WORK INSTRUCTION -> What is needed is a verbatim copy of all the records.

━━━━━━━━

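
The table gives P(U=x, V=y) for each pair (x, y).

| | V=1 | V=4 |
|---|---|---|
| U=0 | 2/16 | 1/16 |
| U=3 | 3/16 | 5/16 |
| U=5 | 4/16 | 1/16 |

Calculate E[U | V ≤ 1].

29/9

P(V ≤ 1) = 9/16.
Σ U·P over the event = 0·(2/16) + 3·(3/16) + 5·(4/16) = 29/16.
E[U | V ≤ 1] = (29/16) / (9/16) = 29/9.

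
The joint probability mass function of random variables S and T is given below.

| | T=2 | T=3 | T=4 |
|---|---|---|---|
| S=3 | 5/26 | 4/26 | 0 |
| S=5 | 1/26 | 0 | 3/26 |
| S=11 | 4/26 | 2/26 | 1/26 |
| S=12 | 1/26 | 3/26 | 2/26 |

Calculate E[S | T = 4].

25/3

P(T = 4) = 3/13.
Summing S·P(S=x,T=y) over the conditioning event gives 25/13.
E[S | T = 4] = (25/13) / (3/13) = 25/3.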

━━━━━━━━

ANSWER TO THE PROBLEM ->
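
The table gives P(U=x, V=y) for each pair (x, y).

| | V=1 | V=4 |
|---|---|---|
| U=0 | 2/16 | 1/16 |
| U=3 | 3/16 | 5/16 |
| U=5 | 4/16 | 1/16 |

Calculate E[U | V ≤ 1].

29/9

P(V ≤ 1) = 9/16.
Σ U·P over the event = 0·(2/16) + 3·(3/16) + 5·(4/16) = 29/16.
E[U | V ≤ 1] = (29/16) / (9/16) = 29/9.

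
The joint probability mass function of random variables S and T is given below.

| | T=2 | T=3 | T=4 |
|---|---|---|---|
| S=3 | 5/26 | 4/26 | 0 |
| S=5 | 1/26 | 0 | 3/26 |
| S=11 | 4/26 | 2/26 | 1/26 |
| S=12 | 1/26 | 3/26 | 2/26 |

Calculate E[S | T = 4].

25/3

P(T = 4) = 3/13.
Summing S·P(S=x,T=y) over the conditioning event gives 25/13.
E[S | T = 4] = (25/13) / (3/13) = 25/3.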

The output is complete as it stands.